* Excerpted records
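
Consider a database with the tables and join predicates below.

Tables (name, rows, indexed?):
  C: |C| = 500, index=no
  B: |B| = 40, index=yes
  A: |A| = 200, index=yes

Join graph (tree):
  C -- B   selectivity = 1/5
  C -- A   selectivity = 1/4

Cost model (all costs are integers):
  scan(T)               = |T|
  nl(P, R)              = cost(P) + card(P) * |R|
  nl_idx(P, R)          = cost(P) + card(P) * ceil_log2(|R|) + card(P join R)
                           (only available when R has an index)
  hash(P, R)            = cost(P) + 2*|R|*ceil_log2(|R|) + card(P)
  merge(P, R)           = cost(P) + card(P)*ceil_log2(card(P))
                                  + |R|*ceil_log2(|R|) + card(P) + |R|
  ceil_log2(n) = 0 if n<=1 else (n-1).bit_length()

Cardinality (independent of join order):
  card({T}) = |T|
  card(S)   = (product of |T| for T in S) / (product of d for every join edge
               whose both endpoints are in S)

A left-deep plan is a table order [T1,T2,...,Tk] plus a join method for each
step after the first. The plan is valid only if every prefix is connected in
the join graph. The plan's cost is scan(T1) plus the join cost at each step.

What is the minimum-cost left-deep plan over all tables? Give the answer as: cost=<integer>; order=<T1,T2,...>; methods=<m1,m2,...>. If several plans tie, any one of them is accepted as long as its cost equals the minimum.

cost=8680; order=C,B,A; methods=hash,hash

Selinger DP (subsets sized 1..n):
  {C}: scan cost=500, card=500
  {B}: scan cost=40, card=40
  {A}: scan cost=200, card=200
  {BC}: card=4000; try (B,hash)→1480, (C,merge)→5320, (B,merge)→5780, (B,nl_idx)→7500, (C,hash)→9080, (C,nl)→20040 …(+1); best=1480 via (B,hash)
  {AC}: card=25000; try (A,hash)→4200, (C,merge)→7000, (A,merge)→7300, (C,hash)→9400, (A,nl_idx)→29500, (C,nl)→100200 …(+1); best=4200 via (A,hash)
  {ABC}: card=200000; try (A,hash)→8680, (B,hash)→29680, (A,merge)→55280, (A,nl_idx)→233480, (B,nl_idx)→354200, (B,merge)→404480 …(+2); best=8680 via (A,hash)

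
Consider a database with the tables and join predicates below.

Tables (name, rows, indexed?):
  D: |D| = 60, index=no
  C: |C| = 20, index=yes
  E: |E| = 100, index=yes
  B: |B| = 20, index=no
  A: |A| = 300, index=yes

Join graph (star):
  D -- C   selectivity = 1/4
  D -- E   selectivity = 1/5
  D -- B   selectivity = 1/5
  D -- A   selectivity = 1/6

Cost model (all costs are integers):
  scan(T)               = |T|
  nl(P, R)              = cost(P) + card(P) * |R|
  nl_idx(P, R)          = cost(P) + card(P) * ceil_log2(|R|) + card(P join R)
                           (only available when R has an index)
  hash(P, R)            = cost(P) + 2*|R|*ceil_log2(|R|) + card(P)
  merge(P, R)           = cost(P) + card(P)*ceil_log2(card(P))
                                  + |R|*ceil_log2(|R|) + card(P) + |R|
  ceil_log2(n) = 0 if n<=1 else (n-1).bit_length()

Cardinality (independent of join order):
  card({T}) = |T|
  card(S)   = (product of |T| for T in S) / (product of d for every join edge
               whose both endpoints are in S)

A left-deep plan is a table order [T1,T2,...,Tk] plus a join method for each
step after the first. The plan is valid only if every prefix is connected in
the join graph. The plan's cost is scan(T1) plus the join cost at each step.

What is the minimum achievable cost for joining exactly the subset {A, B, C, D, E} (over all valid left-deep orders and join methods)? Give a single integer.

32760

Selinger DP over subsets of {A,B,C,D,E}:
  {D}: scan cost=60, card=60
  {C}: scan cost=20, card=20
  {E}: scan cost=100, card=100
  {B}: scan cost=20, card=20
  {A}: scan cost=300, card=300
  {CD}: card=300; try (C,hash)→320, (D,merge)→560, (C,merge)→600, (C,nl_idx)→660, (D,hash)→760, (D,nl)→1220 …(+1); best=320 via (C,hash)
  {DE}: card=1200; try (D,hash)→920, (E,merge)→1280, (D,merge)→1320, (E,hash)→1520, (E,nl_idx)→1680, (E,nl)→6060 …(+1); best=920 via (D,hash)
  {BD}: card=240; try (B,hash)→320, (D,merge)→560, (B,merge)→600, (D,hash)→760, (D,nl)→1220, (B,nl)→1260; best=320 via (B,hash)
  {AD}: card=3000; try (D,hash)→1320, (A,merge)→3480, (A,nl_idx)→3600, (D,merge)→3720, (A,hash)→5520, (A,nl)→18060 …(+1); best=1320 via (D,hash)
  {CDE}: card=6000; try (E,hash)→2020, (C,hash)→2320, (E,merge)→4120, (E,nl_idx)→8420, (C,nl_idx)→12920, (C,merge)→15440 …(+2); best=2020 via (E,hash)
  {BCD}: card=1200; try (C,hash)→760, (B,hash)→820, (C,merge)→2600, (C,nl_idx)→2720, (B,merge)→3440, (C,nl)→5120 …(+1); best=760 via (C,hash)
  {ACD}: card=15000; try (C,hash)→4520, (A,hash)→6020, (A,merge)→6320, (A,nl_idx)→18020, (C,nl_idx)→31320, (C,merge)→40440 …(+2); best=4520 via (C,hash)
  {BDE}: card=4800; try (E,hash)→1960, (B,hash)→2320, (E,merge)→3280, (E,nl_idx)→6800, (B,merge)→15440, (E,nl)→24320 …(+1); best=1960 via (E,hash)
  {ADE}: card=60000; try (E,hash)→5720, (A,hash)→7520, (A,merge)→18320, (E,merge)→41120, (A,nl_idx)→71720, (E,nl_idx)→82320 …(+2); best=5720 via (E,hash)
  {ABD}: card=12000; try (B,hash)→4520, (A,merge)→5480, (A,hash)→5960, (A,nl_idx)→14480, (B,merge)→40440, (B,nl)→61320 …(+1); best=4520 via (B,hash)
  {BCDE}: card=24000; try (E,hash)→3360, (C,hash)→6960, (B,hash)→8220, (E,merge)→15960, (E,nl_idx)→33160, (C,nl_idx)→49960 …(+5); best=3360 via (E,hash)
  {ACDE}: card=300000; try (A,hash)→13420, (E,hash)→20920, (C,hash)→65920, (A,merge)→89020, (E,merge)→230320, (A,nl_idx)→356020 …(+6); best=13420 via (A,hash)
  {ABCD}: card=60000; try (A,hash)→7360, (C,hash)→16720, (A,merge)→18160, (B,hash)→19720, (A,nl_idx)→71560, (C,nl_idx)→124520 …(+5); best=7360 via (A,hash)
  {ABDE}: card=240000; try (A,hash)→12160, (E,hash)→17920, (B,hash)→65920, (A,merge)→72160, (E,merge)→185320, (A,nl_idx)→285160 …(+5); best=12160 via (A,hash)
  {ABCDE}: card=1200000; try (A,hash)→32760, (E,hash)→68760, (C,hash)→252360, (B,hash)→313620, (A,merge)→390360, (E,merge)→1028160 …(+9); best=32760 via (A,hash)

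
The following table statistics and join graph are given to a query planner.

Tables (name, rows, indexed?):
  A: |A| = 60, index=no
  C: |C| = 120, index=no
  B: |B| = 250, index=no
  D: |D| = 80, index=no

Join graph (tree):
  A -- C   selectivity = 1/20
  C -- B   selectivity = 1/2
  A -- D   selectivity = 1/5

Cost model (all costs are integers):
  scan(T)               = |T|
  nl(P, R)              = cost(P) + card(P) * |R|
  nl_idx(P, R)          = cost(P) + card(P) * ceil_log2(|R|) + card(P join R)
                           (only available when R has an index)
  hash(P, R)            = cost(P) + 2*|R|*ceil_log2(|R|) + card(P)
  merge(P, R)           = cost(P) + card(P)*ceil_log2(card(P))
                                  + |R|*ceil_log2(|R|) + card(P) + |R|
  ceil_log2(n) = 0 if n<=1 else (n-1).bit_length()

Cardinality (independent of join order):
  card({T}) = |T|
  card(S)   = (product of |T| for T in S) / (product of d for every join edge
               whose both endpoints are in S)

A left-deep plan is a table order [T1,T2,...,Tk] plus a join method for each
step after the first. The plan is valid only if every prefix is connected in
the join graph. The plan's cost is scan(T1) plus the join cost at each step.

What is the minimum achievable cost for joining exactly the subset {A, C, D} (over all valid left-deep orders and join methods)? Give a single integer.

2440

Selinger DP over subsets of {A,C,D}:
  {A}: scan cost=60, card=60
  {C}: scan cost=120, card=120
  {D}: scan cost=80, card=80
  {AC}: card=360; try (A,hash)→960, (C,merge)→1440, (A,merge)→1500, (C,hash)→1800, (C,nl)→7260, (A,nl)→7320; best=960 via (A,hash)
  {AD}: card=960; try (A,hash)→880, (D,merge)→1120, (A,merge)→1140, (D,hash)→1240, (D,nl)→4860, (A,nl)→4880; best=880 via (A,hash)
  {ACD}: card=5760; try (D,hash)→2440, (C,hash)→3520, (D,merge)→5200, (C,merge)→12400, (D,nl)→29760, (C,nl)→116080; best=2440 via (D,hash)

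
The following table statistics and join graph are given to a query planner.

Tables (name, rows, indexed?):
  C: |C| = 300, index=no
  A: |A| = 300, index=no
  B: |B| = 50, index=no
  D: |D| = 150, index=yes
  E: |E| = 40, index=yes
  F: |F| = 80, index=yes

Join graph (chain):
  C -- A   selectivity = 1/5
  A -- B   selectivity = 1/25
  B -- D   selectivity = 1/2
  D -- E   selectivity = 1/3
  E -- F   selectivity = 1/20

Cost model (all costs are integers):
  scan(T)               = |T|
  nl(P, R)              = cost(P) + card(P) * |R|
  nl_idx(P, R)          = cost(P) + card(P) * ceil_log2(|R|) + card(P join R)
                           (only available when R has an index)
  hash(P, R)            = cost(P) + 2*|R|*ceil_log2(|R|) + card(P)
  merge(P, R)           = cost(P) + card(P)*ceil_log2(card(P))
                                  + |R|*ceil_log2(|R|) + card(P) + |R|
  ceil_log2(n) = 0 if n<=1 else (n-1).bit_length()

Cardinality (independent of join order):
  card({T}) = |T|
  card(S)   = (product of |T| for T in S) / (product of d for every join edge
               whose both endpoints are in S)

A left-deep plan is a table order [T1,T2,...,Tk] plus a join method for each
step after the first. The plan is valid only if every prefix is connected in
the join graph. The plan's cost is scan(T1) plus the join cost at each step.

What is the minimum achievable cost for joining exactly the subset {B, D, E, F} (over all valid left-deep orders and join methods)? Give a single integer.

11640

Selinger DP over subsets of {B,D,E,F}:
  {B}: scan cost=50, card=50
  {D}: scan cost=150, card=150
  {E}: scan cost=40, card=40
  {F}: scan cost=80, card=80
  {BD}: card=3750; try (B,hash)→900, (D,merge)→1750, (B,merge)→1850, (D,hash)→2500, (D,nl_idx)→4200, (D,nl)→7550 …(+1); best=900 via (B,hash)
  {DE}: card=2000; try (E,hash)→780, (D,merge)→1670, (E,merge)→1780, (D,nl_idx)→2360, (D,hash)→2480, (E,nl_idx)→3050 …(+2); best=780 via (E,hash)
  {EF}: card=160; try (F,nl_idx)→480, (E,hash)→640, (E,nl_idx)→720, (F,merge)→960, (E,merge)→1000, (F,hash)→1200 …(+2); best=480 via (F,nl_idx)
  {BDE}: card=50000; try (B,hash)→3380, (E,hash)→5130, (B,merge)→25130, (E,merge)→49930, (E,nl_idx)→73400, (B,nl)→100780 …(+1); best=3380 via (B,hash)
  {DEF}: card=8000; try (D,hash)→3040, (D,merge)→3270, (F,hash)→3900, (D,nl_idx)→9760, (F,nl_idx)→22780, (D,nl)→24480 …(+2); best=3040 via (D,hash)
  {BDEF}: card=200000; try (B,hash)→11640, (F,hash)→54500, (B,merge)→115390, (B,nl)→403040, (F,nl_idx)→553380, (F,merge)→854020 …(+1); best=11640 via (B,hash)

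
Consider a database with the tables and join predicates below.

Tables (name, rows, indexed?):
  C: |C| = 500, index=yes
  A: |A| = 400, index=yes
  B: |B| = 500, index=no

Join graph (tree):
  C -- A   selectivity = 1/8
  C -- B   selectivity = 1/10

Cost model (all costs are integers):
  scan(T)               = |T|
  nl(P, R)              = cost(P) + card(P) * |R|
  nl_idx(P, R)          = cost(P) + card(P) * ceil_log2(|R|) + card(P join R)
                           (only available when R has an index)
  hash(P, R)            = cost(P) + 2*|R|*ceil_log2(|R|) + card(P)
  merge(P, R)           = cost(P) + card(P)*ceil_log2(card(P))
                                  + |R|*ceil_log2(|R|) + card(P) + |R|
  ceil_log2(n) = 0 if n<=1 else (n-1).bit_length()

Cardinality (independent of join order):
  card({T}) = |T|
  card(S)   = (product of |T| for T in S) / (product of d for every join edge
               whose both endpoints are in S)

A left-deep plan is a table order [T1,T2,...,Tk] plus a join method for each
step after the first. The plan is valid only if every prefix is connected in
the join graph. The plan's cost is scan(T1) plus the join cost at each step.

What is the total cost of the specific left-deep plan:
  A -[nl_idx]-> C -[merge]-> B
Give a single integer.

step 1: scan A: cost=400, card=400
step 2: join C via nl_idx
    card(P join C) = 400*500/(8) = 25000
    cost = 400 + 400*9 + 25000 = 29000
step 3: join B via merge
    card(P join B) = 25000*500/(10) = 1250000
    cost = 29000 + 25000*15 + 500*9 + 25000 + 500 = 434000

434000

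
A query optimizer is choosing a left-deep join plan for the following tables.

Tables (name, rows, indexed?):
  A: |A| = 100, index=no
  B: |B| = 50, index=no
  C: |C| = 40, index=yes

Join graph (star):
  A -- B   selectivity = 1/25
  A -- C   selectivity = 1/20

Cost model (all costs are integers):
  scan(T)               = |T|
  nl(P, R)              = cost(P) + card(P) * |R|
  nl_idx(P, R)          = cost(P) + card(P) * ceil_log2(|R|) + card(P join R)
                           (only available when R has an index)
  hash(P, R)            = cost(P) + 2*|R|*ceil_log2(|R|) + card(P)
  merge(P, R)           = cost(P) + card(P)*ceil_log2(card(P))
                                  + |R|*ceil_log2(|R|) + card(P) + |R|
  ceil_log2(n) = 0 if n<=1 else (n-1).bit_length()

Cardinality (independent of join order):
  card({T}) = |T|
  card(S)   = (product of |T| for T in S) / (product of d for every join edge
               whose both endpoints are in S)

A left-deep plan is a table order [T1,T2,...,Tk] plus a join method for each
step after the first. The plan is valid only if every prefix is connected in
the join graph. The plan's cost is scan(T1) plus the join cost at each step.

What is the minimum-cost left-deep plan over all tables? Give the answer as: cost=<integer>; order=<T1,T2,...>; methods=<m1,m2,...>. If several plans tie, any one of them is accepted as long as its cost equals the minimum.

Selinger DP (subsets sized 1..n):
  {A}: scan cost=100, card=100
  {B}: scan cost=50, card=50
  {C}: scan cost=40, card=40
  {AB}: card=200; try (B,hash)→800, (A,merge)→1200, (B,merge)→1250, (A,hash)→1500, (A,nl)→5050, (B,nl)→5100; best=800 via (B,hash)
  {AC}: card=200; try (C,hash)→680, (C,nl_idx)→900, (A,merge)→1120, (C,merge)→1180, (A,hash)→1480, (A,nl)→4040 …(+1); best=680 via (C,hash)
  {ABC}: card=400; try (C,hash)→1480, (B,hash)→1480, (C,nl_idx)→2400, (B,merge)→2830, (C,merge)→2880, (C,nl)→8800 …(+1); best=1480 via (C,hash)

cost=1480; order=A,B,C; methods=hash,hash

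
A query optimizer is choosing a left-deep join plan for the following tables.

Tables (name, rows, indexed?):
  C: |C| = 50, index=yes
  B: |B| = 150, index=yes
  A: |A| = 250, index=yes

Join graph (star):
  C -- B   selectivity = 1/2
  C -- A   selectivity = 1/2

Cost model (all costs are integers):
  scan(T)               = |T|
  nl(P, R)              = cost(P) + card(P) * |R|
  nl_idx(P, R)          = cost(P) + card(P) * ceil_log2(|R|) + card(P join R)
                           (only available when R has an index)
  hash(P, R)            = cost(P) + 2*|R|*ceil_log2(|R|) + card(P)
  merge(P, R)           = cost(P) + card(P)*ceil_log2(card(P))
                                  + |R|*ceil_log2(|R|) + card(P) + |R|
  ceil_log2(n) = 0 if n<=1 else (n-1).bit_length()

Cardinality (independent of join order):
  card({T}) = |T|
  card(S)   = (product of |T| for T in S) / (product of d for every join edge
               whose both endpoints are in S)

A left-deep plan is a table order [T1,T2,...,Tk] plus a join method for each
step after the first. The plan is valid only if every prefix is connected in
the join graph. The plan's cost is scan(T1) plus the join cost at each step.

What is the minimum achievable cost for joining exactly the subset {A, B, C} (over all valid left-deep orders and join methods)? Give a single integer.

Selinger DP over subsets of {A,B,C}:
  {C}: scan cost=50, card=50
  {B}: scan cost=150, card=150
  {A}: scan cost=250, card=250
  {BC}: card=3750; try (C,hash)→900, (B,merge)→1750, (C,merge)→1850, (B,hash)→2500, (B,nl_idx)→4200, (C,nl_idx)→4800 …(+2); best=900 via (C,hash)
  {AC}: card=6250; try (C,hash)→1100, (A,merge)→2650, (C,merge)→2850, (A,hash)→4100, (A,nl_idx)→6700, (C,nl_idx)→8000 …(+2); best=1100 via (C,hash)
  {ABC}: card=468750; try (A,hash)→8650, (B,hash)→9750, (A,merge)→51900, (B,merge)→89950, (A,nl_idx)→499650, (B,nl_idx)→519850 …(+2); best=8650 via (A,hash)

8650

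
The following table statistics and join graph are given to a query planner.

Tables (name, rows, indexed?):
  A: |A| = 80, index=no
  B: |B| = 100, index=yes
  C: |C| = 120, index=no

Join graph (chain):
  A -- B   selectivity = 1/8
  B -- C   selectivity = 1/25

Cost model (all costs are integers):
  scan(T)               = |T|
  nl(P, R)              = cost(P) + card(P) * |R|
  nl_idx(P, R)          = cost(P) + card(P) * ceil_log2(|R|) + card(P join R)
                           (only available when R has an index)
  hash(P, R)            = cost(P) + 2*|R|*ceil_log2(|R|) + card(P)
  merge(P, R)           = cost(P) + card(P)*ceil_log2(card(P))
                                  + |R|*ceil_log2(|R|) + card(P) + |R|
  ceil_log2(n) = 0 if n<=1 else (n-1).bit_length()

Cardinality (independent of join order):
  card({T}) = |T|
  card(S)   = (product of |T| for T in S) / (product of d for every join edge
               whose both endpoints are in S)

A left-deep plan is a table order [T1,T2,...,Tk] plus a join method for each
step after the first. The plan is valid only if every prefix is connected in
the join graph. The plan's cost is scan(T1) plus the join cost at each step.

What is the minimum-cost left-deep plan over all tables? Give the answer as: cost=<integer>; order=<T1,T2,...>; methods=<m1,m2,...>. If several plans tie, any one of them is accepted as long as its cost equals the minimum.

Selinger DP (subsets sized 1..n):
  {A}: scan cost=80, card=80
  {B}: scan cost=100, card=100
  {C}: scan cost=120, card=120
  {AB}: card=1000; try (A,hash)→1320, (B,merge)→1520, (A,merge)→1540, (B,hash)→1560, (B,nl_idx)→1640, (B,nl)→8080 …(+1); best=1320 via (A,hash)
  {BC}: card=480; try (B,nl_idx)→1440, (B,hash)→1640, (C,merge)→1860, (C,hash)→1880, (B,merge)→1880, (C,nl)→12100 …(+1); best=1440 via (B,nl_idx)
  {ABC}: card=4800; try (A,hash)→3040, (C,hash)→4000, (A,merge)→6880, (C,merge)→13280, (A,nl)→39840, (C,nl)→121320; best=3040 via (A,hash)

cost=3040; order=C,B,A; methods=nl_idx,hash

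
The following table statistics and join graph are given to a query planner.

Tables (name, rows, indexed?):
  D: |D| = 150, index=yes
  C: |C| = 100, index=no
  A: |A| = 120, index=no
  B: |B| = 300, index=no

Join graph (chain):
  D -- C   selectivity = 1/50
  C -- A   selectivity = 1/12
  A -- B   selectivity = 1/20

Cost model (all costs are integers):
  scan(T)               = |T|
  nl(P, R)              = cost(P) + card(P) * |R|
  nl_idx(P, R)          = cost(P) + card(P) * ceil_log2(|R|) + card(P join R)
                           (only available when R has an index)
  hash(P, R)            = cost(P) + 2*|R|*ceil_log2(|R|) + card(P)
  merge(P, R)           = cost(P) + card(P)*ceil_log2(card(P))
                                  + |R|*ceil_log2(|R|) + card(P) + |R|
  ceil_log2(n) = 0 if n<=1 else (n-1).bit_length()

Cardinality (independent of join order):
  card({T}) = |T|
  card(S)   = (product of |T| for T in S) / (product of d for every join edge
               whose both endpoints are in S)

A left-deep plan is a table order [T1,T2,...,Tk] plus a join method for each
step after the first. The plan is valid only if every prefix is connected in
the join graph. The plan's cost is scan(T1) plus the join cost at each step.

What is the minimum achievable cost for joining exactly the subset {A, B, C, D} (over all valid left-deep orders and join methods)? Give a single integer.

Selinger DP over subsets of {A,B,C,D}:
  {D}: scan cost=150, card=150
  {C}: scan cost=100, card=100
  {A}: scan cost=120, card=120
  {B}: scan cost=300, card=300
  {CD}: card=300; try (D,nl_idx)→1200, (C,hash)→1700, (D,merge)→2250, (C,merge)→2300, (D,hash)→2600, (D,nl)→15100 …(+1); best=1200 via (D,nl_idx)
  {AC}: card=1000; try (C,hash)→1640, (A,merge)→1860, (C,merge)→1880, (A,hash)→1880, (A,nl)→12100, (C,nl)→12120; best=1640 via (C,hash)
  {AB}: card=1800; try (A,hash)→2280, (B,merge)→4080, (A,merge)→4260, (B,hash)→5640, (B,nl)→36120, (A,nl)→36300; best=2280 via (A,hash)
  {ACD}: card=3000; try (A,hash)→3180, (D,hash)→5040, (A,merge)→5160, (D,nl_idx)→12640, (D,merge)→13990, (A,nl)→37200 …(+1); best=3180 via (A,hash)
  {ABC}: card=15000; try (C,hash)→5480, (B,hash)→8040, (B,merge)→15640, (C,merge)→24680, (C,nl)→182280, (B,nl)→301640; best=5480 via (C,hash)
  {ABCD}: card=45000; try (B,hash)→11580, (D,hash)→22880, (B,merge)→45180, (D,nl_idx)→170480, (D,merge)→231830, (B,nl)→903180 …(+1); best=11580 via (B,hash)

11580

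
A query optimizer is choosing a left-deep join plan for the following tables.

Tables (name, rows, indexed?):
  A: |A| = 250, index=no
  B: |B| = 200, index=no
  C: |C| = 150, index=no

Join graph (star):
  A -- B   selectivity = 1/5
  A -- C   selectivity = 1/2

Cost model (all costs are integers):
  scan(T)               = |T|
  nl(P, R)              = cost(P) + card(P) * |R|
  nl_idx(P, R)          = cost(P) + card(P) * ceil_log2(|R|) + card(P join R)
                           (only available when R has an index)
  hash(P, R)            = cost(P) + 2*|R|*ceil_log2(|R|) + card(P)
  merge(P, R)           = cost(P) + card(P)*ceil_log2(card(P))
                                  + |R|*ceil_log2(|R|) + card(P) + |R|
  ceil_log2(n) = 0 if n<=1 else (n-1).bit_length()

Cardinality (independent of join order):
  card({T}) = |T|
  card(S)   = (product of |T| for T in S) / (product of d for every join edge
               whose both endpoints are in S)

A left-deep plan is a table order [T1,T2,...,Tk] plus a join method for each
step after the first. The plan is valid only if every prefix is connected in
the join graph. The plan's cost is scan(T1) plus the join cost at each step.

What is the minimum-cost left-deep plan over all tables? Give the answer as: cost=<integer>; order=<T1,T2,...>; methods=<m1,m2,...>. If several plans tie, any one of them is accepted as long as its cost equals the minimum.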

* Exercise requirements
Give back exactly the lines from the first line of the records through the line holding "C: |C| = 20, index=yes", including both of those lines and leaving out all others.

* Reply to the exercise
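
Consider a database with the tables and join predicates below.

Tables (name, rows, indexed?):
  C: |C| = 500, index=no
  B: |B| = 40, index=yes
  A: |A| = 200, index=yes

Join graph (tree):
  C -- B   selectivity = 1/5
  C -- A   selectivity = 1/4

Cost model (all costs are integers):
  scan(T)               = |T|
  nl(P, R)              = cost(P) + card(P) * |R|
  nl_idx(P, R)          = cost(P) + card(P) * ceil_log2(|R|) + card(P join R)
                           (only available when R has an index)
  hash(P, R)            = cost(P) + 2*|R|*ceil_log2(|R|) + card(P)
  merge(P, R)           = cost(P) + card(P)*ceil_log2(card(P))
                                  + |R|*ceil_log2(|R|) + card(P) + |R|
  ceil_log2(n) = 0 if n<=1 else (n-1).bit_length()

Cardinality (independent of join order):
  card({T}) = |T|
  card(S)   = (product of |T| for T in S) / (product of d for every join edge
               whose both endpoints are in S)

A left-deep plan is a table order [T1,T2,...,Tk] plus a join method for each
step after the first. The plan is valid only if every prefix is connected in
the join graph. The plan's cost is scan(T1) plus the join cost at each step.

What is the minimum-cost left-deep plan over all tables? Give the answer as: cost=<integer>; order=<T1,T2,...>; methods=<m1,m2,...>. If several plans tie, any one of them is accepted as long as its cost equals the minimum.

cost=8680; order=C,B,A; methods=hash,hash

Selinger DP (subsets sized 1..n):
  {C}: scan cost=500, card=500
  {B}: scan cost=40, card=40
  {A}: scan cost=200, card=200
  {BC}: card=4000; try (B,hash)→1480, (C,merge)→5320, (B,merge)→5780, (B,nl_idx)→7500, (C,hash)→9080, (C,nl)→20040 …(+1); best=1480 via (B,hash)
  {AC}: card=25000; try (A,hash)→4200, (C,merge)→7000, (A,merge)→7300, (C,hash)→9400, (A,nl_idx)→29500, (C,nl)→100200 …(+1); best=4200 via (A,hash)
  {ABC}: card=200000; try (A,hash)→8680, (B,hash)→29680, (A,merge)→55280, (A,nl_idx)→233480, (B,nl_idx)→354200, (B,merge)→404480 …(+2); best=8680 via (A,hash)

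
Consider a database with the tables and join predicates below.

Tables (name, rows, indexed?):
  D: |D| = 60, index=no
  C: |C| = 20, index=yes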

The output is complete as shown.